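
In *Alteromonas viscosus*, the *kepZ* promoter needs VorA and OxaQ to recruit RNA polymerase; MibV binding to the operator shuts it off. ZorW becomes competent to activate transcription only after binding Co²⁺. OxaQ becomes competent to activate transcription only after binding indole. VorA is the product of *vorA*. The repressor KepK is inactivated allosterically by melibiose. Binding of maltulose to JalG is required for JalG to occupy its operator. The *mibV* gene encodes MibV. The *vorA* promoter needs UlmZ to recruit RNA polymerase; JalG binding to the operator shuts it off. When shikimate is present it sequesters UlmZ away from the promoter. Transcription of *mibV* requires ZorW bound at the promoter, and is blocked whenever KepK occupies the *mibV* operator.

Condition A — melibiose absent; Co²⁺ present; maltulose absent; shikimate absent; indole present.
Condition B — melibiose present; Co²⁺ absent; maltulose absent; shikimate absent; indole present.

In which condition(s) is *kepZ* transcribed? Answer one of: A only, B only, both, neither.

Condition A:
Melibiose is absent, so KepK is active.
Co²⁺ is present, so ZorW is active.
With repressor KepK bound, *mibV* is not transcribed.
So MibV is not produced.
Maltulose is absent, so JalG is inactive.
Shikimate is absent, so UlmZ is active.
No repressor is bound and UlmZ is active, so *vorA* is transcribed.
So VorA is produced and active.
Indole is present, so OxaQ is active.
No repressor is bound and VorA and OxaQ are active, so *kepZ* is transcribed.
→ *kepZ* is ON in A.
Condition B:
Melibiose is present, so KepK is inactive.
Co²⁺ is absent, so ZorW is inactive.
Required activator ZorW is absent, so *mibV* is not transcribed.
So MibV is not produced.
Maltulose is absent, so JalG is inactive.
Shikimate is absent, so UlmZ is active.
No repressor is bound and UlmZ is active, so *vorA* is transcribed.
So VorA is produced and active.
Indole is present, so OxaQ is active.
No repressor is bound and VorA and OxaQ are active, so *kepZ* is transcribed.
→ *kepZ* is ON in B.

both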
——
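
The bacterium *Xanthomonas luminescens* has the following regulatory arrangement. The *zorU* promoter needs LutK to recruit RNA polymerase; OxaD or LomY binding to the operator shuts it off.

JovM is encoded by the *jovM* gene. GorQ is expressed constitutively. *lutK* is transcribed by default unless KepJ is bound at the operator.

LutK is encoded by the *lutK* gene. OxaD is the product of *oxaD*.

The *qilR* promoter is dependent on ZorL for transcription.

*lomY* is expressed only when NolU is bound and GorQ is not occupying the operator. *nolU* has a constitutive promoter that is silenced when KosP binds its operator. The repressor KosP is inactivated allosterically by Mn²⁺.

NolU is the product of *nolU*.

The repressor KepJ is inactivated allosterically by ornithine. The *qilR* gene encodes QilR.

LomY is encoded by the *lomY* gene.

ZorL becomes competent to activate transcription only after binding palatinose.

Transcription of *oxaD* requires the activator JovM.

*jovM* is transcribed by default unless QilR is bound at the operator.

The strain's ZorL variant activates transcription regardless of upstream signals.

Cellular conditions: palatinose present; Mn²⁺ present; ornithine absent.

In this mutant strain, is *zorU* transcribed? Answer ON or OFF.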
——
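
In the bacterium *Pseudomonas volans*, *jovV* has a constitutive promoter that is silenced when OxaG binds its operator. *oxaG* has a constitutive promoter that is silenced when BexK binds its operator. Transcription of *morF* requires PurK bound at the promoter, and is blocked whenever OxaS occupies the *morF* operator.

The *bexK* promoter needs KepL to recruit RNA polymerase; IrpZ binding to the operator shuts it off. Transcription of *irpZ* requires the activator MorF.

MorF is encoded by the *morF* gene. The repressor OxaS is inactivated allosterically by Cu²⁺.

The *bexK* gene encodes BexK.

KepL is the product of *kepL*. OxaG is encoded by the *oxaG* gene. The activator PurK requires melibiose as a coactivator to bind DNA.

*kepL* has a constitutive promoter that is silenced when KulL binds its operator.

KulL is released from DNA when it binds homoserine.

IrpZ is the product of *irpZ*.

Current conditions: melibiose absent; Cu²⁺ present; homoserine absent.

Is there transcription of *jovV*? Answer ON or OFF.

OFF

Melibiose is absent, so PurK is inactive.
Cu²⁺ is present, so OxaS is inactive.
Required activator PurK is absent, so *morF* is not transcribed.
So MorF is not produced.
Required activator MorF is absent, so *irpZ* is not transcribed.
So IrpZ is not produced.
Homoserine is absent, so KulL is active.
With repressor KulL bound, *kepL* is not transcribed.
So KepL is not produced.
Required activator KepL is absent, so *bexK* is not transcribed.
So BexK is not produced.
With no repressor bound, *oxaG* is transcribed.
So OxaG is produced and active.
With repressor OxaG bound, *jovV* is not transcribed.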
——
Each line of the data that contains "strain" belongs in the answer.

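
The strain's ZorL variant activates transcription regardless of upstream signals.
In this mutant strain, is *zorU* transcribed? Answer ON or OFF.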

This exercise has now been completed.